▶ [EXERCISE GOAL] How many lines in the material below include the string "equal"? Answer with the number only.

▶ [THE RECORDS]

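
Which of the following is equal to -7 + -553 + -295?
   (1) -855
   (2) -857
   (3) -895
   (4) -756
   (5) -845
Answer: 1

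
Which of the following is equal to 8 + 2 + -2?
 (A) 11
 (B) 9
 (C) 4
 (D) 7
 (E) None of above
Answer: E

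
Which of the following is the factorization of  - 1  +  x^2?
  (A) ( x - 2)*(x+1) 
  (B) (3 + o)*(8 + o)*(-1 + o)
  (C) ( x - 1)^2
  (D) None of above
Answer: D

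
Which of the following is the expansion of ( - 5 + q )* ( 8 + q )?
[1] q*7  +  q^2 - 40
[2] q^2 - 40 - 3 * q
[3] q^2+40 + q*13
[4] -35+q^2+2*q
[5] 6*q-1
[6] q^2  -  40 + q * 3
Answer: 6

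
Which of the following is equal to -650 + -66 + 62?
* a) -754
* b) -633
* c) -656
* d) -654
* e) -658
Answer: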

▶ [EXERCISE RESPONSE] 3